# Description of the task
In the data below, one line contains "The prey available to a largemouth" and a later one contains "moths (4.65 J, handling". Print both, with every line between them, exactly and alone.

(Beginning of Data provided)

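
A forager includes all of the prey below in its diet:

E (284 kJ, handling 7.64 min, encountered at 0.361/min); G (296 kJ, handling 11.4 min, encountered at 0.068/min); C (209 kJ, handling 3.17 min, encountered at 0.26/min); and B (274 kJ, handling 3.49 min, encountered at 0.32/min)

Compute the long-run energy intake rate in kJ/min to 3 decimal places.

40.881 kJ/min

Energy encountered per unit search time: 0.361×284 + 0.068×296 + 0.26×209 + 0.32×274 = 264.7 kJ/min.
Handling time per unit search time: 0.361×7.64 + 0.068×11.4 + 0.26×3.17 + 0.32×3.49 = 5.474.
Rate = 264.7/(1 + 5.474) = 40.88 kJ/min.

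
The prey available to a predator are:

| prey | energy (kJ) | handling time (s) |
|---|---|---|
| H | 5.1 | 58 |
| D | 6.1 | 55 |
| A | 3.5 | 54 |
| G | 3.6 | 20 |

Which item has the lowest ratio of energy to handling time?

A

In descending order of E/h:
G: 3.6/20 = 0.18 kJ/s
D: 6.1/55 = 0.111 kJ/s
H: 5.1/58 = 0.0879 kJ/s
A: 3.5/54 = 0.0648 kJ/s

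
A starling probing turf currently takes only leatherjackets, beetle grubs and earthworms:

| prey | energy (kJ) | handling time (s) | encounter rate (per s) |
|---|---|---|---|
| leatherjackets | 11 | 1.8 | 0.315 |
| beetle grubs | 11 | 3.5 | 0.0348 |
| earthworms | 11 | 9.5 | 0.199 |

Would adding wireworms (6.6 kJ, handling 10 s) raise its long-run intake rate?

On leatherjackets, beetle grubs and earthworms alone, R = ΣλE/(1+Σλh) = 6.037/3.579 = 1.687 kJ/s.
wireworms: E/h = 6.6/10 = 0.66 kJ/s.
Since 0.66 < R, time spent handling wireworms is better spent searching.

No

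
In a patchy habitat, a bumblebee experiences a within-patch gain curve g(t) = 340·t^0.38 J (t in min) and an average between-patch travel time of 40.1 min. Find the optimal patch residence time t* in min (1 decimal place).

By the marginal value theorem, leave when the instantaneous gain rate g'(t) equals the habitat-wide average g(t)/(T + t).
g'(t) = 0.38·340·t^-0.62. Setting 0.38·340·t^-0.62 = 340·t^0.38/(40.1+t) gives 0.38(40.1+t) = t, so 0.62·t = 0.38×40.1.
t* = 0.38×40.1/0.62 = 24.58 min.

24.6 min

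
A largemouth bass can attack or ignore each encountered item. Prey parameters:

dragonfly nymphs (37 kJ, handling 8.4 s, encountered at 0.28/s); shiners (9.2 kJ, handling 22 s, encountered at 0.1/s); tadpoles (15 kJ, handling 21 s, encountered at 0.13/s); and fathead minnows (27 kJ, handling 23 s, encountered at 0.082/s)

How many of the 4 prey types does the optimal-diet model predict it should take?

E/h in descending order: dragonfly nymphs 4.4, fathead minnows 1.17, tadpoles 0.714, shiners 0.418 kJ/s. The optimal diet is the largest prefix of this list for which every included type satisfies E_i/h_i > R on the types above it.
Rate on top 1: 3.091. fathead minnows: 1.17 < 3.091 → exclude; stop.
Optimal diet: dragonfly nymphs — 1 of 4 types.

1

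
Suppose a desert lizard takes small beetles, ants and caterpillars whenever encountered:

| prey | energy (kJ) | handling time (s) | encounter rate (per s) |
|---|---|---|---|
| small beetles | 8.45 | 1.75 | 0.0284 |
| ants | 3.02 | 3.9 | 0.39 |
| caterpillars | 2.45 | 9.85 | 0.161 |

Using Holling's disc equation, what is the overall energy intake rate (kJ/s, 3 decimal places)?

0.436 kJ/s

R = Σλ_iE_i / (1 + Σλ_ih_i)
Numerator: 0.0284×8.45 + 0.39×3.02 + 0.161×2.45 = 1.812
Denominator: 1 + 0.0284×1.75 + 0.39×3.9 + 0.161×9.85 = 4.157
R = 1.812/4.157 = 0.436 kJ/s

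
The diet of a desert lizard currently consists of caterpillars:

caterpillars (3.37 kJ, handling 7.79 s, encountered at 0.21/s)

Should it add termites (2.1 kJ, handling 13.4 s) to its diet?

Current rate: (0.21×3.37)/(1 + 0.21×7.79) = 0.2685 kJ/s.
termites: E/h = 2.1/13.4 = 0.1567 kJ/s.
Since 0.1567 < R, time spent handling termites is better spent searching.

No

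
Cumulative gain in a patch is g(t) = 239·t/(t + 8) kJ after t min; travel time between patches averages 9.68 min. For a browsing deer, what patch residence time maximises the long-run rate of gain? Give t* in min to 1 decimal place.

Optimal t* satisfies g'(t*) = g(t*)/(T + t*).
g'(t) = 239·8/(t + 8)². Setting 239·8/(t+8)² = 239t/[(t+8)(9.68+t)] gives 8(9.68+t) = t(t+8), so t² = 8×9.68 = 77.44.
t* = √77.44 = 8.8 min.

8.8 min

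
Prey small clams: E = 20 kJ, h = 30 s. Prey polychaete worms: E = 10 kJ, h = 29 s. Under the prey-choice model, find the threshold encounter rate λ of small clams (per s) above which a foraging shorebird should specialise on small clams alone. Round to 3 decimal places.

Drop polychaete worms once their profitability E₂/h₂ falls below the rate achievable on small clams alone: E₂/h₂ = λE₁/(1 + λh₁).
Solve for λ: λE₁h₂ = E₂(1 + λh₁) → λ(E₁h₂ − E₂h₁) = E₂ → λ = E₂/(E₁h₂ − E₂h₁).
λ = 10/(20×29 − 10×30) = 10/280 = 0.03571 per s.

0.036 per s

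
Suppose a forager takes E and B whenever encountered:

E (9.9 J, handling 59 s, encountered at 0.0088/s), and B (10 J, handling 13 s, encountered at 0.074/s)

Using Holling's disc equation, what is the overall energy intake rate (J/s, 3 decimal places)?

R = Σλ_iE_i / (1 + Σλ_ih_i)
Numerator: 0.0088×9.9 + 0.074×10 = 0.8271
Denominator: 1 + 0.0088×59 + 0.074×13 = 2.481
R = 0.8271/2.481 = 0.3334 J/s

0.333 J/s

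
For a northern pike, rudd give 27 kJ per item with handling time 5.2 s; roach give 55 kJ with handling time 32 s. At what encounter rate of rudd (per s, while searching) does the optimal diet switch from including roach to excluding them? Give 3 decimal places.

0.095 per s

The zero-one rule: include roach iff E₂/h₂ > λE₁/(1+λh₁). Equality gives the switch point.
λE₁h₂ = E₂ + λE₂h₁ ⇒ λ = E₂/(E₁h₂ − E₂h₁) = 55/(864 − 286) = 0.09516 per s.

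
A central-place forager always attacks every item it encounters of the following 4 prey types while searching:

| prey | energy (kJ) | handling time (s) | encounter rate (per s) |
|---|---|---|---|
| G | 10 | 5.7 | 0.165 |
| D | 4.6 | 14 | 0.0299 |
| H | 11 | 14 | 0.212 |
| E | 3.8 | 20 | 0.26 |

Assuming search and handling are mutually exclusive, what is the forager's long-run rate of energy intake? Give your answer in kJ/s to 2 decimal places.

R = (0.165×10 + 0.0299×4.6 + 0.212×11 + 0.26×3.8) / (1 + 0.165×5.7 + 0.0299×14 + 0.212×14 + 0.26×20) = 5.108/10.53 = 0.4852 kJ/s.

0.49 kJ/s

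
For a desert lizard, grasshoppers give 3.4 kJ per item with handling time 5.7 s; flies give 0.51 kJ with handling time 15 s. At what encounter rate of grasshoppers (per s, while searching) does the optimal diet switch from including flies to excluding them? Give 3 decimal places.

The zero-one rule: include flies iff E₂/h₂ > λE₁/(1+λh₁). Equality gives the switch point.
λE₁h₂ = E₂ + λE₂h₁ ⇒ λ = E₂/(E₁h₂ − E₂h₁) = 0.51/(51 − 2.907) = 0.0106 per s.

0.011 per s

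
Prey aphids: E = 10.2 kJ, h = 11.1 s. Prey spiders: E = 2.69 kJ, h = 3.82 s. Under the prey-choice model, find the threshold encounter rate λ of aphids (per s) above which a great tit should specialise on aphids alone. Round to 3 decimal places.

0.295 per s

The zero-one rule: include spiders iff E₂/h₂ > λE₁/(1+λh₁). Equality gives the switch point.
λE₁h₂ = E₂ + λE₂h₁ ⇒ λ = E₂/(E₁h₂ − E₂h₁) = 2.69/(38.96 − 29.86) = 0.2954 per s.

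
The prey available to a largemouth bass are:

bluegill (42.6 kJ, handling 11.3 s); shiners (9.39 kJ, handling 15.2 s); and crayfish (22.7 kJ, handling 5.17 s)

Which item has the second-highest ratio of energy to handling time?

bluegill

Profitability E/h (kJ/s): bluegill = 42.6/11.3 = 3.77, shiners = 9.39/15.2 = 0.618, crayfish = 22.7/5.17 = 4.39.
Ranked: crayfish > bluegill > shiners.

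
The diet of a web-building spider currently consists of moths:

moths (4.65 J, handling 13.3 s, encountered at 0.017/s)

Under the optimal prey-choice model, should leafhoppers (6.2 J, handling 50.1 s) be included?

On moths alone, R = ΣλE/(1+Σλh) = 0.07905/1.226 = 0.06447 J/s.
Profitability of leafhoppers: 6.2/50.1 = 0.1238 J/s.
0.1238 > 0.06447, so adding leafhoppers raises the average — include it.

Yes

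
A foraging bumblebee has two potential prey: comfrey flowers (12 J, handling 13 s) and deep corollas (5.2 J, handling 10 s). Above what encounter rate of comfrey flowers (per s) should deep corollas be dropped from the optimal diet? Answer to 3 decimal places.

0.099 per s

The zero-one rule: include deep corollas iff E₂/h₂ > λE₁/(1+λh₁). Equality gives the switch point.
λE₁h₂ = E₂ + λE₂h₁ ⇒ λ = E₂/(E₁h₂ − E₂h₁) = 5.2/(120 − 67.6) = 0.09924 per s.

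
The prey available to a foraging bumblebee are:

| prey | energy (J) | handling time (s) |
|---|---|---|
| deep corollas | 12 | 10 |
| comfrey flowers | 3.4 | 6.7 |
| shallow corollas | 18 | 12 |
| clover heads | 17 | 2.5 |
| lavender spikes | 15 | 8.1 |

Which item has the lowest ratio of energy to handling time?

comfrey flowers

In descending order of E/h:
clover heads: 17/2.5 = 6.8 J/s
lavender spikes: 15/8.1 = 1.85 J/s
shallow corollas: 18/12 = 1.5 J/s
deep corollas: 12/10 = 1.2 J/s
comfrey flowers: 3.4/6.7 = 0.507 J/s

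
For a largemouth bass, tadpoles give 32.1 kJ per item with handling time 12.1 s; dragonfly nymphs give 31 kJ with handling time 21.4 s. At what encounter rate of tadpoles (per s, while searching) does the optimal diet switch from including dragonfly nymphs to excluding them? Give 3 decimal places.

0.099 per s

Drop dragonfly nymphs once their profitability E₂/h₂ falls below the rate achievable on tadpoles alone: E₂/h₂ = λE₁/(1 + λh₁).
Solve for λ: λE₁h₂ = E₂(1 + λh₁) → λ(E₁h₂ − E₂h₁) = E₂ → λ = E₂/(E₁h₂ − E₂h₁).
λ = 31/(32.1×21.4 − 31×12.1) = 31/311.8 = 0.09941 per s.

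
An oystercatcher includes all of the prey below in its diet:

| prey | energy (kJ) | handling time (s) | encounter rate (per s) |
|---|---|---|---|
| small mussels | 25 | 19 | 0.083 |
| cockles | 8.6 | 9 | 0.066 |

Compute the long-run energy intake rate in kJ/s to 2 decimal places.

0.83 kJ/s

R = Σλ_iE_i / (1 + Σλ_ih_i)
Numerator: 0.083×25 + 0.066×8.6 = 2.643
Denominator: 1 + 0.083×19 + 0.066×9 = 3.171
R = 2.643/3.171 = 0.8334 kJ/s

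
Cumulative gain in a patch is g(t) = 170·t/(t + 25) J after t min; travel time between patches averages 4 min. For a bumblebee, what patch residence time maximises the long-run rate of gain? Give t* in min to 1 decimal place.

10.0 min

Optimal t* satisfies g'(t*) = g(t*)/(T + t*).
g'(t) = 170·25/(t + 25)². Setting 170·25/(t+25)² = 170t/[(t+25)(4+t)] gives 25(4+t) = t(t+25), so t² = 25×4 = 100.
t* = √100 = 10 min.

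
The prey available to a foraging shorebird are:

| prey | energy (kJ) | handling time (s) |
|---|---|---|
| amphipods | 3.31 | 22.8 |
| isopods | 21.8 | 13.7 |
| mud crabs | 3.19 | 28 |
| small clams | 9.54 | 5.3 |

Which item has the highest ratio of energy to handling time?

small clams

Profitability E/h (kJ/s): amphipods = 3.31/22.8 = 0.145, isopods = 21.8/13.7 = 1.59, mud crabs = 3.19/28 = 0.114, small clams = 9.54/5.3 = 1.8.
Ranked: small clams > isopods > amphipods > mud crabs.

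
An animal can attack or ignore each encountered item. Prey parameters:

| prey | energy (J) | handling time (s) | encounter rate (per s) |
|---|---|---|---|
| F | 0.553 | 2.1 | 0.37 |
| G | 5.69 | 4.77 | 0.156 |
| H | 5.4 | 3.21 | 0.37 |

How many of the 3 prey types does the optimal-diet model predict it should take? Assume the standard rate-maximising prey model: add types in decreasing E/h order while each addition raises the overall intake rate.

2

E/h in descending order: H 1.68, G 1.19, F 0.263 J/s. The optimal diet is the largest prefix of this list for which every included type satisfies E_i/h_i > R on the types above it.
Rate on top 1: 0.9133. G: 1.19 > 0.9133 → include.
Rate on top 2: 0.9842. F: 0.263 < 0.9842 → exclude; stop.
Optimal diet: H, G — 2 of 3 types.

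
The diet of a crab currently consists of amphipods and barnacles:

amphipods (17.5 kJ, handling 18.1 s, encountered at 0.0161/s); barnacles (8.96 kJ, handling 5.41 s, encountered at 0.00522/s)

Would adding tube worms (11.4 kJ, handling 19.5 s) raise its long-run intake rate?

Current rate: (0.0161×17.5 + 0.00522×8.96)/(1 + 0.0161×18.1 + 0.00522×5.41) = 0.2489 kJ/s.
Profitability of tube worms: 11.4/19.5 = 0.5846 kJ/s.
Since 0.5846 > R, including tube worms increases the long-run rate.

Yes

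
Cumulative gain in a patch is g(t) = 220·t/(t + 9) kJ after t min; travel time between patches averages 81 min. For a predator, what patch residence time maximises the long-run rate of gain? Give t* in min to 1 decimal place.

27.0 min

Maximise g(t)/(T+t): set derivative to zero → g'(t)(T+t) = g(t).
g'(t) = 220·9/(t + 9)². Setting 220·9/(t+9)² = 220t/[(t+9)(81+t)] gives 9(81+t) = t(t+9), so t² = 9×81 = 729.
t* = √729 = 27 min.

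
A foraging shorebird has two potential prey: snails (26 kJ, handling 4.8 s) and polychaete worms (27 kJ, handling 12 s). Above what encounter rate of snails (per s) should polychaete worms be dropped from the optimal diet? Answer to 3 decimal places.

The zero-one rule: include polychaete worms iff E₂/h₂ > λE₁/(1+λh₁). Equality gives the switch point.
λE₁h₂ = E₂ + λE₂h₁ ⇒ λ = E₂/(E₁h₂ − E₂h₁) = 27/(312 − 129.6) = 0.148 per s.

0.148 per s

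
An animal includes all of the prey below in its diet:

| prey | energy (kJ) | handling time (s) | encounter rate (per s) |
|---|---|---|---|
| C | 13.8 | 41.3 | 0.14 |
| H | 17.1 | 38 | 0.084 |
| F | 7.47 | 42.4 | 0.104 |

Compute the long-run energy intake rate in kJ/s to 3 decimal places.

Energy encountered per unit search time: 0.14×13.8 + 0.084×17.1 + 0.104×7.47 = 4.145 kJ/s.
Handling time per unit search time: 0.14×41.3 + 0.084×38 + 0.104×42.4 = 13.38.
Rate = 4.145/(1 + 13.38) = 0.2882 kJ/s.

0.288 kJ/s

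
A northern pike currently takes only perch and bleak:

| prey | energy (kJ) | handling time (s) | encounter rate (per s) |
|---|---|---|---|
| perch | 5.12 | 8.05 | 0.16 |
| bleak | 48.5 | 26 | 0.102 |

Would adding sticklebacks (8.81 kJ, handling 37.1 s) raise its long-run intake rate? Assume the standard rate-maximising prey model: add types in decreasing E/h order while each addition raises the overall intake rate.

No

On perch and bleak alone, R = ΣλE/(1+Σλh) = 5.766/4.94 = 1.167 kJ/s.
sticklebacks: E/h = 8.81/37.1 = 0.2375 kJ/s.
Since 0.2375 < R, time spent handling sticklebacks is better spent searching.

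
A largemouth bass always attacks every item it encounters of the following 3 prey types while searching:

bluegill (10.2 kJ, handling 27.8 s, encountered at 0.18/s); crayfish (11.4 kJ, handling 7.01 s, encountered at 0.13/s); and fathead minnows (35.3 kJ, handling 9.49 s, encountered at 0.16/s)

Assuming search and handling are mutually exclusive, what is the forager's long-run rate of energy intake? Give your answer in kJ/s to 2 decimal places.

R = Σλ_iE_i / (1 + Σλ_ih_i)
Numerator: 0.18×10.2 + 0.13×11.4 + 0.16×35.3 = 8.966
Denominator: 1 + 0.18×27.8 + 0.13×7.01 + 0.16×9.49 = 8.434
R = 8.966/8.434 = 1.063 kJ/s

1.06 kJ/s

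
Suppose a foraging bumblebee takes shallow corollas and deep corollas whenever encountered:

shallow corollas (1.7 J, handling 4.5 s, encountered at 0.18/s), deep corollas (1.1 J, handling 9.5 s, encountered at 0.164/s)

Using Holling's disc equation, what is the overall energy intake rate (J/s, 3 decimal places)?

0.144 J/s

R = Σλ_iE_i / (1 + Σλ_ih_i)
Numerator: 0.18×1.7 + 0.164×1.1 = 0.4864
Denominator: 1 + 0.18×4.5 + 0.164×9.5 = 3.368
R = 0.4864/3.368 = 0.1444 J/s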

(End of Data provided)

# Written solution
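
The prey available to a largemouth bass are:

bluegill (42.6 kJ, handling 11.3 s); shiners (9.39 kJ, handling 15.2 s); and crayfish (22.7 kJ, handling 5.17 s)

Which item has the second-highest ratio of energy to handling time?

bluegill

Profitability E/h (kJ/s): bluegill = 42.6/11.3 = 3.77, shiners = 9.39/15.2 = 0.618, crayfish = 22.7/5.17 = 4.39.
Ranked: crayfish > bluegill > shiners.

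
The diet of a web-building spider currently consists of moths:

moths (4.65 J, handling 13.3 s, encountered at 0.017/s)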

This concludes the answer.